#### Task objective:
Copy the records below exactly as they appear.

#### Provided records:
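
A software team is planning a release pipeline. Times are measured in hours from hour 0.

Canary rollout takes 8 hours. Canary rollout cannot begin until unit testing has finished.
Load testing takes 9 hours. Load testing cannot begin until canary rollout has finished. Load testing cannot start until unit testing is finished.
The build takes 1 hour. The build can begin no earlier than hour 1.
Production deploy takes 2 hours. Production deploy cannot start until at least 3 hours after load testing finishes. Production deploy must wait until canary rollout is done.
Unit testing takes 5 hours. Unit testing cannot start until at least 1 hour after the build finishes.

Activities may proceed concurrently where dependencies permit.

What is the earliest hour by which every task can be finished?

30

The build waits on its own release at hour 1, so it starts at hour 1 and finishes at 1 + 1 = hour 2.
Unit testing waits on the build (finishes hour 2, plus 1-hour gap → hour 3), so it starts at hour 3 and finishes at 3 + 5 = hour 8.
Canary rollout cannot begin until unit testing (finishes hour 8). It runs from hour 8 to 8 + 8 = hour 16.
For load testing: canary rollout (finishes hour 16); unit testing (finishes hour 8). Taking the maximum gives a start of hour 16, and it finishes at 16 + 9 = hour 25.
For production deploy: load testing (finishes hour 25, plus 3-hour gap → hour 28); canary rollout (finishes hour 16). Taking the maximum gives a start of hour 28, and it finishes at 28 + 2 = hour 30.
All tasks are finished once the last one completes. Finish times: The build at 2, Unit testing at 8, Canary rollout at 16, Load testing at 25, Production deploy at 30. The latest is hour 30.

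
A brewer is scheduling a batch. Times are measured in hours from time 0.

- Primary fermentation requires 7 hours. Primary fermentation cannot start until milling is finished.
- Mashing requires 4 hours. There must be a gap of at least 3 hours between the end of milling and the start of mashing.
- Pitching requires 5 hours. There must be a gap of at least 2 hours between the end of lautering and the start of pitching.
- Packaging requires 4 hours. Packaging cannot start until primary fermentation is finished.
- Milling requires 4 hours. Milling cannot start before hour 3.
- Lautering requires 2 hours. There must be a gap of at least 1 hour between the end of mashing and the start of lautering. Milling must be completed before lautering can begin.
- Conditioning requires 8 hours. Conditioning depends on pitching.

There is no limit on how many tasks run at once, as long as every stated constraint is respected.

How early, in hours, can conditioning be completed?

32

Milling waits on its own release at hour 3, so it starts at hour 3 and finishes at 3 + 4 = hour 7.
After milling (finishes hour 7, plus 3-hour gap → hour 10), mashing can start at hour 10 and finishes at hour 14.
Lautering needs all of mashing (finishes hour 14, plus 1-hour gap → hour 15); milling (finishes hour 7). That puts its earliest start at hour 15; it finishes at 15 + 2 = hour 17.
Pitching cannot begin until lautering (finishes hour 17, plus 2-hour gap → hour 19). It runs from hour 19 to 19 + 5 = hour 24.
Conditioning cannot begin until pitching (finishes hour 24). It runs from hour 24 to 24 + 8 = hour 32.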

#### Your response:
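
A software team is planning a release pipeline. Times are measured in hours from hour 0.

Canary rollout takes 8 hours. Canary rollout cannot begin until unit testing has finished.
Load testing takes 9 hours. Load testing cannot begin until canary rollout has finished. Load testing cannot start until unit testing is finished.
The build takes 1 hour. The build can begin no earlier than hour 1.
Production deploy takes 2 hours. Production deploy cannot start until at least 3 hours after load testing finishes. Production deploy must wait until canary rollout is done.
Unit testing takes 5 hours. Unit testing cannot start until at least 1 hour after the build finishes.

Activities may proceed concurrently where dependencies permit.

What is the earliest hour by which every task can be finished?

30

The build waits on its own release at hour 1, so it starts at hour 1 and finishes at 1 + 1 = hour 2.
Unit testing waits on the build (finishes hour 2, plus 1-hour gap → hour 3), so it starts at hour 3 and finishes at 3 + 5 = hour 8.
Canary rollout cannot begin until unit testing (finishes hour 8). It runs from hour 8 to 8 + 8 = hour 16.
For load testing: canary rollout (finishes hour 16); unit testing (finishes hour 8). Taking the maximum gives a start of hour 16, and it finishes at 16 + 9 = hour 25.
For production deploy: load testing (finishes hour 25, plus 3-hour gap → hour 28); canary rollout (finishes hour 16). Taking the maximum gives a start of hour 28, and it finishes at 28 + 2 = hour 30.
All tasks are finished once the last one completes. Finish times: The build at 2, Unit testing at 8, Canary rollout at 16, Load testing at 25, Production deploy at 30. The latest is hour 30.

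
A brewer is scheduling a batch. Times are measured in hours from time 0.

- Primary fermentation requires 7 hours. Primary fermentation cannot start until milling is finished.
- Mashing requires 4 hours. There must be a gap of at least 3 hours between the end of milling and the start of mashing.
- Pitching requires 5 hours. There must be a gap of at least 2 hours between the end of lautering and the start of pitching.
- Packaging requires 4 hours. Packaging cannot start until primary fermentation is finished.
- Milling requires 4 hours. Milling cannot start before hour 3.
- Lautering requires 2 hours. There must be a gap of at least 1 hour between the end of mashing and the start of lautering. Milling must be completed before lautering can begin.
- Conditioning requires 8 hours. Conditioning depends on pitching.

There is no limit on how many tasks run at once, as long as every stated constraint is respected.

How early, in hours, can conditioning be completed?

32

Milling waits on its own release at hour 3, so it starts at hour 3 and finishes at 3 + 4 = hour 7.
After milling (finishes hour 7, plus 3-hour gap → hour 10), mashing can start at hour 10 and finishes at hour 14.
Lautering needs all of mashing (finishes hour 14, plus 1-hour gap → hour 15); milling (finishes hour 7). That puts its earliest start at hour 15; it finishes at 15 + 2 = hour 17.
Pitching cannot begin until lautering (finishes hour 17, plus 2-hour gap → hour 19). It runs from hour 19 to 19 + 5 = hour 24.
Conditioning cannot begin until pitching (finishes hour 24). It runs from hour 24 to 24 + 8 = hour 32.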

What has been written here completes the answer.